**Work instructions**:
Each record must be output exactly and in full.

**Input material**:
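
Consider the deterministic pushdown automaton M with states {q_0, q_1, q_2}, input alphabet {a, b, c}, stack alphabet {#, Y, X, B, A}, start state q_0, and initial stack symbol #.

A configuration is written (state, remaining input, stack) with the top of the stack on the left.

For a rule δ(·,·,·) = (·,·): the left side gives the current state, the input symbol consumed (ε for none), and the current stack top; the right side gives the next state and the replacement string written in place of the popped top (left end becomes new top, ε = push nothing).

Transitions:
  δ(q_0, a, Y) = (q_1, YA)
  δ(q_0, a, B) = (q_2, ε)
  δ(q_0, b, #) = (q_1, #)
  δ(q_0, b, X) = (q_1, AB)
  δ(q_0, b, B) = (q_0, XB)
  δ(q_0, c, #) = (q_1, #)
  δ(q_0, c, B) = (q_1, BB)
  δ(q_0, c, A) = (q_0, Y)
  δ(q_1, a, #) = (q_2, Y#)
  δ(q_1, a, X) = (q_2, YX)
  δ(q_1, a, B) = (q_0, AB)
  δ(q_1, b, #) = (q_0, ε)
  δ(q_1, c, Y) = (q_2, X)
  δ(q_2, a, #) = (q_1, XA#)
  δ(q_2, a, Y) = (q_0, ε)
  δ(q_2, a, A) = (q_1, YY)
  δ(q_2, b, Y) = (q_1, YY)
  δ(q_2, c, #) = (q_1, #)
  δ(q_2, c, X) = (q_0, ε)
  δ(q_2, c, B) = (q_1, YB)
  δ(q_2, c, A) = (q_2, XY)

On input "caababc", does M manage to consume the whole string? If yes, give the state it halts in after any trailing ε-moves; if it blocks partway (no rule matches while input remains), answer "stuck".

q_2

(q_0, caababc, #)
  read c, top #: go to q_1, push # → (q_1, aababc, #)
  read a, top #: go to q_2, push Y# → (q_2, ababc, Y#)
  read a, top Y: go to q_0, push ε → (q_0, babc, #)
  read b, top #: go to q_1, push # → (q_1, abc, #)
  read a, top #: go to q_2, push Y# → (q_2, bc, Y#)
  read b, top Y: go to q_1, push YY → (q_1, c, YY#)
  read c, top Y: go to q_2, push X → (q_2, ε, XY#)
All input consumed; M is in state q_2.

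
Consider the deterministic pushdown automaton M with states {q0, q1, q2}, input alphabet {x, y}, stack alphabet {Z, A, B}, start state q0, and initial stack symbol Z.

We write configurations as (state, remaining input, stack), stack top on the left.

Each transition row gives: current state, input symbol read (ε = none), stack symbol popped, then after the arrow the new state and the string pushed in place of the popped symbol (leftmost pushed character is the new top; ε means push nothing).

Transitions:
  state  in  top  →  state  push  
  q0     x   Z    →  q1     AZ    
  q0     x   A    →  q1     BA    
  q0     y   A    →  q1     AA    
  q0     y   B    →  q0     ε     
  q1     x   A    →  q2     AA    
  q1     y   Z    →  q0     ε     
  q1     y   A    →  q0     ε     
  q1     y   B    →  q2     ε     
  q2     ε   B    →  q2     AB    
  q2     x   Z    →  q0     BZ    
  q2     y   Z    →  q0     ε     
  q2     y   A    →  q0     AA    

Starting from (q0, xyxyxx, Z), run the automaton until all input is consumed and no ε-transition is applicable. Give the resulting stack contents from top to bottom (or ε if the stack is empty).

(q0, xyxyxx, Z)
  read x, top Z: go to q1, push AZ → (q1, yxyxx, AZ)
  read y, top A: go to q0, push ε → (q0, xyxx, Z)
  read x, top Z: go to q1, push AZ → (q1, yxx, AZ)
  read y, top A: go to q0, push ε → (q0, xx, Z)
  read x, top Z: go to q1, push AZ → (q1, x, AZ)
  read x, top A: go to q2, push AA → (q2, ε, AAZ)
All input consumed in state q2 with stack AAZ.

AAZ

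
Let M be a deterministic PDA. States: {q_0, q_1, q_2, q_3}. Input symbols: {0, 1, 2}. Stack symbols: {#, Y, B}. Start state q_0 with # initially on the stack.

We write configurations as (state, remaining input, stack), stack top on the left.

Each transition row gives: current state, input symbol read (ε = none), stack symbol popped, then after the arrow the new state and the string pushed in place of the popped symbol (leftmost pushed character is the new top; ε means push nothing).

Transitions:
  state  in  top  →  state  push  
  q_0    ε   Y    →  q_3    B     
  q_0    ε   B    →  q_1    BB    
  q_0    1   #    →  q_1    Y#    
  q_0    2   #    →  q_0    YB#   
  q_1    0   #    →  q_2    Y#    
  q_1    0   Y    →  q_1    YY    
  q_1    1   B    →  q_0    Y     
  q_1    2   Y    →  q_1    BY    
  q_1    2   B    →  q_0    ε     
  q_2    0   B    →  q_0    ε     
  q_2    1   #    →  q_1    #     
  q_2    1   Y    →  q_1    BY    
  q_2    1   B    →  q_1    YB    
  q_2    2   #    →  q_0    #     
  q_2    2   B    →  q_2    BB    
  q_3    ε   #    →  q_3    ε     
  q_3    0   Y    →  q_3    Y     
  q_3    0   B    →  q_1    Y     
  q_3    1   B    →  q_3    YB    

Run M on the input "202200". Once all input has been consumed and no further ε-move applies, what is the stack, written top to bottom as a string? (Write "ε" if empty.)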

**Solution to the exercise**:
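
Consider the deterministic pushdown automaton M with states {q_0, q_1, q_2}, input alphabet {a, b, c}, stack alphabet {#, Y, X, B, A}, start state q_0, and initial stack symbol #.

A configuration is written (state, remaining input, stack) with the top of the stack on the left.

For a rule δ(·,·,·) = (·,·): the left side gives the current state, the input symbol consumed (ε for none), and the current stack top; the right side gives the next state and the replacement string written in place of the popped top (left end becomes new top, ε = push nothing).

Transitions:
  δ(q_0, a, Y) = (q_1, YA)
  δ(q_0, a, B) = (q_2, ε)
  δ(q_0, b, #) = (q_1, #)
  δ(q_0, b, X) = (q_1, AB)
  δ(q_0, b, B) = (q_0, XB)
  δ(q_0, c, #) = (q_1, #)
  δ(q_0, c, B) = (q_1, BB)
  δ(q_0, c, A) = (q_0, Y)
  δ(q_1, a, #) = (q_2, Y#)
  δ(q_1, a, X) = (q_2, YX)
  δ(q_1, a, B) = (q_0, AB)
  δ(q_1, b, #) = (q_0, ε)
  δ(q_1, c, Y) = (q_2, X)
  δ(q_2, a, #) = (q_1, XA#)
  δ(q_2, a, Y) = (q_0, ε)
  δ(q_2, a, A) = (q_1, YY)
  δ(q_2, b, Y) = (q_1, YY)
  δ(q_2, c, #) = (q_1, #)
  δ(q_2, c, X) = (q_0, ε)
  δ(q_2, c, B) = (q_1, YB)
  δ(q_2, c, A) = (q_2, XY)

On input "caababc", does M manage to consume the whole string? If yes, give the state it halts in after any trailing ε-moves; if it blocks partway (no rule matches while input remains), answer "stuck".

q_2

(q_0, caababc, #)
  read c, top #: go to q_1, push # → (q_1, aababc, #)
  read a, top #: go to q_2, push Y# → (q_2, ababc, Y#)
  read a, top Y: go to q_0, push ε → (q_0, babc, #)
  read b, top #: go to q_1, push # → (q_1, abc, #)
  read a, top #: go to q_2, push Y# → (q_2, bc, Y#)
  read b, top Y: go to q_1, push YY → (q_1, c, YY#)
  read c, top Y: go to q_2, push X → (q_2, ε, XY#)
All input consumed; M is in state q_2.

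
Consider the deterministic pushdown automaton M with states {q0, q1, q2}, input alphabet {x, y}, stack alphabet {Z, A, B}, start state q0, and initial stack symbol Z.

We write configurations as (state, remaining input, stack), stack top on the left.

Each transition row gives: current state, input symbol read (ε = none), stack symbol popped, then after the arrow the new state and the string pushed in place of the popped symbol (leftmost pushed character is the new top; ε means push nothing).

Transitions:
  state  in  top  →  state  push  
  q0     x   Z    →  q1     AZ    
  q0     x   A    →  q1     BA    
  q0     y   A    →  q1     AA    
  q0     y   B    →  q0     ε     
  q1     x   A    →  q2     AA    
  q1     y   Z    →  q0     ε     
  q1     y   A    →  q0     ε     
  q1     y   B    →  q2     ε     
  q2     ε   B    →  q2     AB    
  q2     x   Z    →  q0     BZ    
  q2     y   Z    →  q0     ε     
  q2     y   A    →  q0     AA    

Starting from (q0, xyxyxx, Z), run the automaton until all input is consumed and no ε-transition is applicable. Give the resulting stack contents from top to bottom (or ε if the stack is empty).

(q0, xyxyxx, Z)
  read x, top Z: go to q1, push AZ → (q1, yxyxx, AZ)
  read y, top A: go to q0, push ε → (q0, xyxx, Z)
  read x, top Z: go to q1, push AZ → (q1, yxx, AZ)
  read y, top A: go to q0, push ε → (q0, xx, Z)
  read x, top Z: go to q1, push AZ → (q1, x, AZ)
  read x, top A: go to q2, push AA → (q2, ε, AAZ)
All input consumed in state q2 with stack AAZ.

AAZ

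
Let M be a deterministic PDA. States: {q_0, q_1, q_2, q_3}. Input symbols: {0, 1, 2}. Stack symbols: {#, Y, B}. Start state q_0 with # initially on the stack.

We write configurations as (state, remaining input, stack), stack top on the left.

Each transition row gives: current state, input symbol read (ε = none), stack symbol popped, then after the arrow the new state and the string pushed in place of the popped symbol (leftmost pushed character is the new top; ε means push nothing).

Transitions:
  state  in  top  →  state  push  
  q_0    ε   Y    →  q_3    B     
  q_0    ε   B    →  q_1    BB    
  q_0    1   #    →  q_1    Y#    
  q_0    2   #    →  q_0    YB#   
  q_1    0   #    →  q_2    Y#    
  q_1    0   Y    →  q_1    YY    
  q_1    1   B    →  q_0    Y     
  q_1    2   Y    →  q_1    BY    
  q_1    2   B    →  q_0    ε     
  q_2    0   B    →  q_0    ε     
  q_2    1   #    →  q_1    #     
  q_2    1   Y    →  q_1    BY    
  q_2    1   B    →  q_1    YB    
  q_2    2   #    →  q_0    #     
  q_2    2   B    →  q_2    BB    
  q_3    ε   #    →  q_3    ε     
  q_3    0   Y    →  q_3    Y     
  q_3    0   B    →  q_1    Y     
  q_3    1   B    →  q_3    YB    

Run M on the input "202200". Once all input has been consumed and no further ε-move applies, what is the stack, written top to bottom as a string? (Write "ε" if empty.)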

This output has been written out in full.